**Exercise**
Return the full set of records, matching them character for character.

[[ Supplied data open ]]

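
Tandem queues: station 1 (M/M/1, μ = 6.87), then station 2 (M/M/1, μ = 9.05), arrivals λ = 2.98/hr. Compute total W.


Each node sees arrival rate λ = 2.98/hr (tandem ⇒ throughput preserved).
W₁ = 1/(μ₁−λ) = 1/(6.87−2.98) = 0.25707 hr
W₂ = 1/(μ₂−λ) = 1/(9.05−2.98) = 0.16474 hr
W_total = W₁ + W₂ = 0.25707 + 0.16474 = 0.42181 hr

Final: 0.42181 hr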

[[ Supplied data closed ]]

**Problem solution**
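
Tandem queues: station 1 (M/M/1, μ = 6.87), then station 2 (M/M/1, μ = 9.05), arrivals λ = 2.98/hr. Compute total W.


Each node sees arrival rate λ = 2.98/hr (tandem ⇒ throughput preserved).
W₁ = 1/(μ₁−λ) = 1/(6.87−2.98) = 0.25707 hr
W₂ = 1/(μ₂−λ) = 1/(9.05−2.98) = 0.16474 hr
W_total = W₁ + W₂ = 0.25707 + 0.16474 = 0.42181 hr

Final: 0.42181 hr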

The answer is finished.